Hunt for the word "confusion" across the entries below, copying each line that holds it.

(PROVIDED INFORMATION)

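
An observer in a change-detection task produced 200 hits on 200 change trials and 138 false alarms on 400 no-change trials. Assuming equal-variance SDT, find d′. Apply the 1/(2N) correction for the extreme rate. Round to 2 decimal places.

d′ = 3.21

The hit rate is 200/200 = 1, so apply the 1/(2N) correction: H → 1 − 1/(2·200) = 0.99750.
z(H) = z(0.99750) = 2.807
z(FA) = z(0.34500) = -0.399
d' = 2.807 − (-0.399) = 3.206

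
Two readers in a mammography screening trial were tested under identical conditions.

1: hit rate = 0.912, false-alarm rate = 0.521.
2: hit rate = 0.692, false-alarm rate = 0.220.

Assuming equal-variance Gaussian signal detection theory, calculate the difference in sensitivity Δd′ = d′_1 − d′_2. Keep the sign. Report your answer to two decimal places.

Δd′ = 0.03

1: z(0.912) = 1.353, z(0.521) = 0.053, d' = 1.300
2: z(0.692) = 0.502, z(0.220) = -0.772, d' = 1.274
Δd' = d'_1 − d'_2 = 1.300 − 1.274 = 0.026
1 has the higher sensitivity.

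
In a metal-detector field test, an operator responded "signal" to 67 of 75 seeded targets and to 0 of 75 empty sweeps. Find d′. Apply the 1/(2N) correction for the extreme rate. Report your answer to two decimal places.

d′ = 3.72

The false-alarm rate is 0/75 = 0, so apply the 1/(2N) correction: FA → 1/(2·75) = 0.00667.
z(H) = z(0.89333) = 1.244
z(FA) = z(0.00667) = -2.475
d' = 1.244 − (-2.475) = 3.719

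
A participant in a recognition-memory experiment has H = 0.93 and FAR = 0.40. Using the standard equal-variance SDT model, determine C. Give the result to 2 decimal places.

C = -0.61

z(0.93) = 1.4758, z(0.40) = -0.2533
c = −½·[z(H) + z(FA)] = −0.5 × (1.4758 + (-0.2533)) = -0.61125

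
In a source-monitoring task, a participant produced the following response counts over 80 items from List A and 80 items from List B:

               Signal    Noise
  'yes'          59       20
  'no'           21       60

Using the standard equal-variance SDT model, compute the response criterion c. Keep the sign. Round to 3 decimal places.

H = 59/80 = 0.7375
FA = 20/80 = 0.2500
z(H) = 0.6357
z(FA) = -0.6745
c = −½·[z(H) + z(FA)] = −0.5 × (0.6357 + (-0.6745)) = 0.0194

c = 0.019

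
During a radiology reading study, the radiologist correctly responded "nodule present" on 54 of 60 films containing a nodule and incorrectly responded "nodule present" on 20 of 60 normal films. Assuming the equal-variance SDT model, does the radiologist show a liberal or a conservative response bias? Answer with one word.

liberal

z(H) = 1.282, z(FA) = -0.431
c = −½·(z(H) + z(FA)) = -0.4255
c < 0 → liberal criterion (biased toward responding “yes”).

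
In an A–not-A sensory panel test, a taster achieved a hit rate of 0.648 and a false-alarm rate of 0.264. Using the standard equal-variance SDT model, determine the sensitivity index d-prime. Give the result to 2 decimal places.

d-prime = 1.01

Φ⁻¹(H) = Φ⁻¹(0.648) = 0.380
Φ⁻¹(FA) = Φ⁻¹(0.264) = -0.631
d' = z(H) − z(FA) = 0.380 − (-0.631) = 1.011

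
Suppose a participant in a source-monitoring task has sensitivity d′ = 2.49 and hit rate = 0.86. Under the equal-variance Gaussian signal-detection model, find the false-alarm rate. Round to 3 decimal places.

false-alarm rate = 0.079

z(hit rate) = z(0.86) = 1.0803
z(FA) = z(H) − d' = 1.0803 − 2.49 = -1.4097
false-alarm rate = Φ(-1.4097) = 0.0793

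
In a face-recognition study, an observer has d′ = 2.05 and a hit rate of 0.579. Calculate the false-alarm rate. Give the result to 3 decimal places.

z(hit rate) = z(0.579) = 0.1993
z(FA) = z(H) − d' = 0.1993 − 2.05 = -1.8507
false-alarm rate = Φ(-1.8507) = 0.0321

false-alarm rate = 0.032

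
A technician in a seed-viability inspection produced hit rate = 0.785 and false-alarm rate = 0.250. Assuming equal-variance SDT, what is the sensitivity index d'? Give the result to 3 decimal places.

d' = 1.464

z(0.785) = 0.7892, z(0.250) = -0.6745
d' = z(H) − z(FA) = 0.7892 − (-0.6745) = 1.4637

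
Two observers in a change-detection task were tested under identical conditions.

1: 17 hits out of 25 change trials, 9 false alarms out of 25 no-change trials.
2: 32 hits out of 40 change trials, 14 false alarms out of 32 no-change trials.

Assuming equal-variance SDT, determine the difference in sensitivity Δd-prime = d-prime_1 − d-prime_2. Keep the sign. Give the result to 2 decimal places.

Δd-prime = -0.17

1: z(0.6800) = 0.468, z(0.3600) = -0.358, d' = 0.826
2: z(0.8000) = 0.842, z(0.4375) = -0.157, d' = 0.999
Δd' = d'_1 − d'_2 = 0.826 − 0.999 = -0.173
2 has the higher sensitivity.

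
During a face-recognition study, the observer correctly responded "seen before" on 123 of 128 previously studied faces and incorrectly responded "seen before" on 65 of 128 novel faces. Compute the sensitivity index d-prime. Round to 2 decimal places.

d-prime = 1.74

H = 123/128 = 0.9609
FA = 65/128 = 0.5078
z(H) = 1.7612
z(FA) = 0.0196
d' = z(H) − z(FA) = 1.7612 − 0.0196 = 1.7416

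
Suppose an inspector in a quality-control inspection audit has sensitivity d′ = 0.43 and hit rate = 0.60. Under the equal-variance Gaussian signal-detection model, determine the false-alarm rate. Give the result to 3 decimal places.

false-alarm rate = 0.430

z(hit rate) = z(0.60) = 0.2533
z(FA) = z(H) − d' = 0.2533 − 0.43 = -0.1767
false-alarm rate = Φ(-0.1767) = 0.4299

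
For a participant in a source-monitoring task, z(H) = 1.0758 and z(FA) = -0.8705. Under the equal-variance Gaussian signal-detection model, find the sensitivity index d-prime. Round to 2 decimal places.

d' = z(H) − z(FA) = 1.0758 − (-0.8705) = 1.9463

d-prime = 1.95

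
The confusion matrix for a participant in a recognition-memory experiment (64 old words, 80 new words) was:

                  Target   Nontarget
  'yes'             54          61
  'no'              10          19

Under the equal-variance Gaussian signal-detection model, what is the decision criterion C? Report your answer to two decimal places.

C = -0.86

H = 54/64 = 0.8438
FA = 61/80 = 0.7625
z(H) = z(0.8438) = 1.0102
z(FA) = z(0.7625) = 0.7144
c = −½·[z(H) + z(FA)] = −0.5 × (1.0102 + 0.7144) = -0.8623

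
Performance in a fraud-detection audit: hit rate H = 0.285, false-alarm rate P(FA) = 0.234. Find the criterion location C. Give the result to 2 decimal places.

z(0.285) = -0.5681, z(0.234) = -0.7257
c = −½·[z(H) + z(FA)] = −0.5 × (-0.5681 + (-0.7257)) = 0.6469
c > 0: the analyst has a conservative response bias.

C = 0.65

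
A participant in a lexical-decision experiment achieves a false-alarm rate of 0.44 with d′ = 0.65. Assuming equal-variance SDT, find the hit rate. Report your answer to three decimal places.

hit rate = 0.691

z(false-alarm rate) = z(0.44) = -0.1510
z(H) = z(FA) + d' = -0.1510 + 0.65 = 0.4990
hit rate = Φ(0.4990) = 0.6911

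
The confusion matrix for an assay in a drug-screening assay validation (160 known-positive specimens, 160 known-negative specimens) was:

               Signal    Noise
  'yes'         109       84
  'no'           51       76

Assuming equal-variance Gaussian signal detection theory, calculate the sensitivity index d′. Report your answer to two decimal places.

H = 109/160 = 0.6813
FA = 84/160 = 0.5250
z(H) = z(0.6813) = 0.4713
z(FA) = z(0.5250) = 0.0627
d' = z(H) − z(FA) = 0.4713 − 0.0627 = 0.4086

d′ = 0.41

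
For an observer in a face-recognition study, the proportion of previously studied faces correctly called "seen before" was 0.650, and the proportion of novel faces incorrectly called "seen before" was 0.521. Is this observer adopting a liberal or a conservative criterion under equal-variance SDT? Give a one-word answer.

liberal

z(H) = 0.385, z(FA) = 0.053
c = −½·(z(H) + z(FA)) = -0.219
c < 0 → liberal criterion (biased toward responding “yes”).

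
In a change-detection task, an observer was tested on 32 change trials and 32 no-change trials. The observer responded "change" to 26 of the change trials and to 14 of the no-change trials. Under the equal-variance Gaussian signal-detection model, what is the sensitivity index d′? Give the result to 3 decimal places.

d′ = 1.044

H = 26/32 = 0.8125
FA = 14/32 = 0.4375
Φ⁻¹(H) = 0.8871
Φ⁻¹(FA) = -0.1573
d' = z(H) − z(FA) = 0.8871 − (-0.1573) = 1.0444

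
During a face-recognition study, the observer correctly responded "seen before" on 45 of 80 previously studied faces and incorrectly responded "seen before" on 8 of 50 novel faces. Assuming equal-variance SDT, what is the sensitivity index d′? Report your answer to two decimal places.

H = 45/80 = 0.5625
FA = 8/50 = 0.1600
z(0.5625) = 0.1573, z(0.1600) = -0.9945
d' = z(H) − z(FA) = 0.1573 − (-0.9945) = 1.1518

d′ = 1.15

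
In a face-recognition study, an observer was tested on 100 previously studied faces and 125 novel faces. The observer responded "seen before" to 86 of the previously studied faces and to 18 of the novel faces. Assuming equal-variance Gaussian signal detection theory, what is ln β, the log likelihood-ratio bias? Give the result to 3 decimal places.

H = 86/100 = 0.8600
FA = 18/125 = 0.1440
z(0.8600) = 1.0803, z(0.1440) = -1.0625
ln β = −½·[z(H)² − z(FA)²] = −0.5 × (1.1670 − 1.1289) = -0.01905

ln β = -0.019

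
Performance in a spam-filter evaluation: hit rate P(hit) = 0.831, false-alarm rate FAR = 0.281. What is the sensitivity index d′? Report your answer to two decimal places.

Φ⁻¹(H) = Φ⁻¹(0.831) = 0.958
Φ⁻¹(FA) = Φ⁻¹(0.281) = -0.580
d' = z(H) − z(FA) = 0.958 − (-0.580) = 1.538

d′ = 1.54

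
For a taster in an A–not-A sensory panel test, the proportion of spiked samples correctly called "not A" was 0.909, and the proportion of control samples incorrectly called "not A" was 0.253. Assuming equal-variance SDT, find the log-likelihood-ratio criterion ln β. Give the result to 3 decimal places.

z(0.909) = 1.3346, z(0.253) = -0.6651
ln β = −½·[z(H)² − z(FA)²] = −0.5 × (1.7812 − 0.4424) = -0.6694

ln β = -0.669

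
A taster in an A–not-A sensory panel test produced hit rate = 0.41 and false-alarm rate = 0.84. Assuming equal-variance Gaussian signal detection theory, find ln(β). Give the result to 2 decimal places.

Φ⁻¹(H) = Φ⁻¹(0.41) = -0.228
Φ⁻¹(FA) = Φ⁻¹(0.84) = 0.994
ln β = −½·[z(H)² − z(FA)²] = −0.5 × (0.052 − 0.988) = 0.468

ln β = 0.47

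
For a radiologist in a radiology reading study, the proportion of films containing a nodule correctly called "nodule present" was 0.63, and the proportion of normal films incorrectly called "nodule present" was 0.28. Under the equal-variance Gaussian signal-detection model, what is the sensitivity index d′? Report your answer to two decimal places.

d′ = 0.91

z(H) = z(0.63) = 0.3319
z(FA) = z(0.28) = -0.5828
d' = z(H) − z(FA) = 0.3319 − (-0.5828) = 0.9147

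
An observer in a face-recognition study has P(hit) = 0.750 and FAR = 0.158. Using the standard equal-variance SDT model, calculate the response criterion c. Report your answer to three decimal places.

z(H) = 0.6745
z(FA) = -1.0027
c = −½·[z(H) + z(FA)] = −0.5 × (0.6745 + (-1.0027)) = 0.1641
c > 0: the observer has a conservative response bias.

c = 0.164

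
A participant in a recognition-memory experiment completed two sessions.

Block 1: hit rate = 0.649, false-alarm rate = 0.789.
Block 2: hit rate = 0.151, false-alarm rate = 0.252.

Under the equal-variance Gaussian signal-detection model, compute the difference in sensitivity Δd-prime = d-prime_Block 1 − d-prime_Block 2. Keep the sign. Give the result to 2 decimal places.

Δd-prime = -0.06

Block 1: z(0.649) = 0.383, z(0.789) = 0.803, d' = -0.420
Block 2: z(0.151) = -1.032, z(0.252) = -0.668, d' = -0.364
Δd' = d'_Block 1 − d'_Block 2 = -0.420 − (-0.364) = -0.056
Block 2 has the higher sensitivity.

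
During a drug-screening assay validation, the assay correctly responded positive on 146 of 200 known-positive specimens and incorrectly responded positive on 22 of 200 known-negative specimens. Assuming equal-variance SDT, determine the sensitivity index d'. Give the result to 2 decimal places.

H = 146/200 = 0.7300
FA = 22/200 = 0.1100
Φ⁻¹(H) = Φ⁻¹(0.7300) = 0.6128
Φ⁻¹(FA) = Φ⁻¹(0.1100) = -1.2265
d' = z(H) − z(FA) = 0.6128 − (-1.2265) = 1.8393

d' = 1.84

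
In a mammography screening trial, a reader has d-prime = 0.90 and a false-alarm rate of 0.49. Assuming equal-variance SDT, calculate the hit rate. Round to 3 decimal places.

hit rate = 0.809

z(false-alarm rate) = z(0.49) = -0.0251
z(H) = z(FA) + d' = -0.0251 + 0.90 = 0.8749
hit rate = Φ(0.8749) = 0.8092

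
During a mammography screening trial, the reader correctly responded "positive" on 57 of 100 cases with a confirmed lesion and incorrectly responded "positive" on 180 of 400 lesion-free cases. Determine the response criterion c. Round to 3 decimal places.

c = -0.025

H = 57/100 = 0.5700
FA = 180/400 = 0.4500
z(0.5700) = 0.1764, z(0.4500) = -0.1257
c = −½·[z(H) + z(FA)] = −0.5 × (0.1764 + (-0.1257)) = -0.02535
c < 0: the reader has a liberal response bias.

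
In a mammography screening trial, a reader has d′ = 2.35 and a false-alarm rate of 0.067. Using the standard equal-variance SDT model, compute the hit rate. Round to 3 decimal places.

z(false-alarm rate) = z(0.067) = -1.4985
z(H) = z(FA) + d' = -1.4985 + 2.35 = 0.8515
hit rate = Φ(0.8515) = 0.8028

hit rate = 0.803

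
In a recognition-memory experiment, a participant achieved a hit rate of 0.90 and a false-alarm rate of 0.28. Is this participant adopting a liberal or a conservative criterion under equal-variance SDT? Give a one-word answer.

z(H) = 1.282, z(FA) = -0.583
c = −½·(z(H) + z(FA)) = -0.3495
c < 0 → liberal criterion (biased toward responding “yes”).

liberal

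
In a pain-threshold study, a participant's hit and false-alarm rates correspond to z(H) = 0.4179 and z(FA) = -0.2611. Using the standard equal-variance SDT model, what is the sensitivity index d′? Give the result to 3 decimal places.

d' = z(H) − z(FA) = 0.4179 − (-0.2611) = 0.6790

d′ = 0.679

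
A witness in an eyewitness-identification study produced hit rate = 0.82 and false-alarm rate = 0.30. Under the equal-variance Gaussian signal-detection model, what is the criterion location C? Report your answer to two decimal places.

Φ⁻¹(H) = Φ⁻¹(0.82) = 0.915
Φ⁻¹(FA) = Φ⁻¹(0.30) = -0.524
c = −½·[z(H) + z(FA)] = −0.5 × (0.915 + (-0.524)) = -0.1955
c < 0: the witness has a liberal response bias.

C = -0.20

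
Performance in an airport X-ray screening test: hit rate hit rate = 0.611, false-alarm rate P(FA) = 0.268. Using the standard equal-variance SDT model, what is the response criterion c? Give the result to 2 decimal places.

c = 0.17

Φ⁻¹(H) = Φ⁻¹(0.611) = 0.282
Φ⁻¹(FA) = Φ⁻¹(0.268) = -0.619
c = −½·[z(H) + z(FA)] = −0.5 × (0.282 + (-0.619)) = 0.1685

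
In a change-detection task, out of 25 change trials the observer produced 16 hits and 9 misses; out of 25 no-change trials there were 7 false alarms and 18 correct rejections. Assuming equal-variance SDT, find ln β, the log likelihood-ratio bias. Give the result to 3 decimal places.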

(End PROVIDED INFORMATION)

SOLUTION TO THE EXERCISE »
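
The confusion matrix for a participant in a recognition-memory experiment (64 old words, 80 new words) was:
The confusion matrix for an assay in a drug-screening assay validation (160 known-positive specimens, 160 known-negative specimens) was: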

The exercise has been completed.